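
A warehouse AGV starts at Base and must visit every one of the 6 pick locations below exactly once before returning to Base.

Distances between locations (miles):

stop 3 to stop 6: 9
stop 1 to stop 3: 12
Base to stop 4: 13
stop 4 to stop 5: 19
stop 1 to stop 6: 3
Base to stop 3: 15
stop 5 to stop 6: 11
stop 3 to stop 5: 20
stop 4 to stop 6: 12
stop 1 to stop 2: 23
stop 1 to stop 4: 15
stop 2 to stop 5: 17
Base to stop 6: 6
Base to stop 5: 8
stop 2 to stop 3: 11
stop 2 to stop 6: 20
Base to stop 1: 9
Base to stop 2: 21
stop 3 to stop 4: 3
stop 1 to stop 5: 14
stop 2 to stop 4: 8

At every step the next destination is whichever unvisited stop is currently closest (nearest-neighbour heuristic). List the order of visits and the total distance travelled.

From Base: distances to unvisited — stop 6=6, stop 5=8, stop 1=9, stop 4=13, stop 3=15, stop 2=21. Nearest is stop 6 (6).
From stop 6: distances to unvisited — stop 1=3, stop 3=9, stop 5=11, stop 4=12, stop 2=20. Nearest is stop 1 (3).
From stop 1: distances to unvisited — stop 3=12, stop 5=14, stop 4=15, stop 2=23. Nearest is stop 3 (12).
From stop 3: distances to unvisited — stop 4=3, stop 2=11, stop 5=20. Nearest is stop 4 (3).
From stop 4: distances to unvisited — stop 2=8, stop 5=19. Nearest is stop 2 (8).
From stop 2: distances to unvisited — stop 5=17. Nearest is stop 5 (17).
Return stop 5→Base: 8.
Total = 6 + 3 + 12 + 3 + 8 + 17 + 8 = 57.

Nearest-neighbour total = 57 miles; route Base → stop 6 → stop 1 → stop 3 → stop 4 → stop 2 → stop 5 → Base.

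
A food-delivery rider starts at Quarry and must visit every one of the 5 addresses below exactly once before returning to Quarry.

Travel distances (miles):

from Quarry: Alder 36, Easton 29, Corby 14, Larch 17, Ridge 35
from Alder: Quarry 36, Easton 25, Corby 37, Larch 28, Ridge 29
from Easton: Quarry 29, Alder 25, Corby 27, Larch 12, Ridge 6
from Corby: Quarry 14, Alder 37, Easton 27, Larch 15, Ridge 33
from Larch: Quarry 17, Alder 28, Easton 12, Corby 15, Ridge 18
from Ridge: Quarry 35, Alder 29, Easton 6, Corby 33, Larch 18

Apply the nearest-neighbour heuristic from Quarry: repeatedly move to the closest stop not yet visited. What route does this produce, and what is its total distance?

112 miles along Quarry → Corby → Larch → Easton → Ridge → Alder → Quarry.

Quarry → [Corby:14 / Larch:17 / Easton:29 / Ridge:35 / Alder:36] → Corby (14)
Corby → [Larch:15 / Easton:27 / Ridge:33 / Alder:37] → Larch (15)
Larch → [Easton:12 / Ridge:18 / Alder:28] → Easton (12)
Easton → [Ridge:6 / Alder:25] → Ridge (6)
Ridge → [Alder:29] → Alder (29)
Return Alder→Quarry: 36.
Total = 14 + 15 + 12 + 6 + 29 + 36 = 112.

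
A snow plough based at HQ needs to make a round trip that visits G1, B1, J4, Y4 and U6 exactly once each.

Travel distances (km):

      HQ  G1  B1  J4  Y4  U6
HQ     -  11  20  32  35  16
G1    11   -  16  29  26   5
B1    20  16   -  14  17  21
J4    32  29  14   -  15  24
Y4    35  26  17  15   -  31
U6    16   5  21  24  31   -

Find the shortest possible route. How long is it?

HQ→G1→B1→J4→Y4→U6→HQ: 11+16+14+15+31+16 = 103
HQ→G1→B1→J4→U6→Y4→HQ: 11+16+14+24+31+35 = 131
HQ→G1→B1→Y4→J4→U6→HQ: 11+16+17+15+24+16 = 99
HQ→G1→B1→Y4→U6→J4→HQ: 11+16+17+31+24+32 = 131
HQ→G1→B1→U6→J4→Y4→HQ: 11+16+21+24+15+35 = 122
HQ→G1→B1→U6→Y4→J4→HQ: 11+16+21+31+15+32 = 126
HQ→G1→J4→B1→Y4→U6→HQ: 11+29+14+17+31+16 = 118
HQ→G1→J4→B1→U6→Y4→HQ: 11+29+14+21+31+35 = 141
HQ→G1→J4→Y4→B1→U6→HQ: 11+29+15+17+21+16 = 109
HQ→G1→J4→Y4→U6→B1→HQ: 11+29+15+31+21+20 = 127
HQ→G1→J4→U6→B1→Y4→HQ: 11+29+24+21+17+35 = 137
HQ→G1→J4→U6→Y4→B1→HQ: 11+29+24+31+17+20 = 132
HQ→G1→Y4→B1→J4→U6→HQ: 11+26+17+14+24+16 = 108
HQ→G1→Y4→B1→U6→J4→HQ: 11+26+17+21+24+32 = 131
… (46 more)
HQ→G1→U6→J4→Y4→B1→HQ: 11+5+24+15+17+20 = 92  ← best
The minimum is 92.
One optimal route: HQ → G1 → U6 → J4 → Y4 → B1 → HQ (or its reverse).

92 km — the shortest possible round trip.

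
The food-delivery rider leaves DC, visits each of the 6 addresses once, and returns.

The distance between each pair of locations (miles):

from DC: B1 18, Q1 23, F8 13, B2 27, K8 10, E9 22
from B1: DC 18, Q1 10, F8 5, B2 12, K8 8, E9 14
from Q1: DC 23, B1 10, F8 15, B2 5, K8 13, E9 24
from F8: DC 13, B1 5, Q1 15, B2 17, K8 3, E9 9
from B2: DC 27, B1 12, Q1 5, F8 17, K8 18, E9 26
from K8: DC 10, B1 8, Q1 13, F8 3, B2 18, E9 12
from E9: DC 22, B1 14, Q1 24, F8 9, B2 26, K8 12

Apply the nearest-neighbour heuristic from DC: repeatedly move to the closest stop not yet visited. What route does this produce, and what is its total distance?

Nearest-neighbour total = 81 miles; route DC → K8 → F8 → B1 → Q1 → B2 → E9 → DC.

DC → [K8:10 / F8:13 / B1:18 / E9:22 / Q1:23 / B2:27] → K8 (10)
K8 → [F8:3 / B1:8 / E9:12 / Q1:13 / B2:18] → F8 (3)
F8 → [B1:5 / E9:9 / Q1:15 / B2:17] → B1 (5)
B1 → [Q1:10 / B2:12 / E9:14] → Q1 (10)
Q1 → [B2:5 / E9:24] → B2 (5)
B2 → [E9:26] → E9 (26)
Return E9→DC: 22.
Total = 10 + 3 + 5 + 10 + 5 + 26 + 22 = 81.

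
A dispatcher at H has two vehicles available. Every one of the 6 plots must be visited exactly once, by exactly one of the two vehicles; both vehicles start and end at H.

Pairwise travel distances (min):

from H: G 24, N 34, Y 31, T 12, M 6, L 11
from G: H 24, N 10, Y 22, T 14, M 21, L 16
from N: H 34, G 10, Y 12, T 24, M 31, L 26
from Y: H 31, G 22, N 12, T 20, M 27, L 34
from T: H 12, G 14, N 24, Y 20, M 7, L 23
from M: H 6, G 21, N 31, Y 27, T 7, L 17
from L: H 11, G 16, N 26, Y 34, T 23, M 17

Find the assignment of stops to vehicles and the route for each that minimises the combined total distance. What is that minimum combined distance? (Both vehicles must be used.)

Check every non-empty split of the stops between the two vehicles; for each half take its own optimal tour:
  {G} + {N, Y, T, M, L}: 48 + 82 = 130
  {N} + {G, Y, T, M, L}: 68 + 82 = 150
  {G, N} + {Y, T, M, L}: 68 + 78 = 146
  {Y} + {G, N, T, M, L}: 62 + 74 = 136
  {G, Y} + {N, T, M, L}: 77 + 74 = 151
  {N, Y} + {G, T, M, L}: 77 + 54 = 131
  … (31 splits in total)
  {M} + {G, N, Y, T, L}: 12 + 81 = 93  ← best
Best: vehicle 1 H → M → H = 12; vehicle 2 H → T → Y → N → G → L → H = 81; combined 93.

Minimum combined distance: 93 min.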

WORK TO BE COMPLETED
Using the entries above, repeat only the lines from the one containing "The distance between" through the one containing "from E9: DC", end lines included.

OUTPUT FOR THIS EXERCISE
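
The distance between each pair of locations (miles):

from DC: B1 18, Q1 23, F8 13, B2 27, K8 10, E9 22
from B1: DC 18, Q1 10, F8 5, B2 12, K8 8, E9 14
from Q1: DC 23, B1 10, F8 15, B2 5, K8 13, E9 24
from F8: DC 13, B1 5, Q1 15, B2 17, K8 3, E9 9
from B2: DC 27, B1 12, Q1 5, F8 17, K8 18, E9 26
from K8: DC 10, B1 8, Q1 13, F8 3, B2 18, E9 12
from E9: DC 22, B1 14, Q1 24, F8 9, B2 26, K8 12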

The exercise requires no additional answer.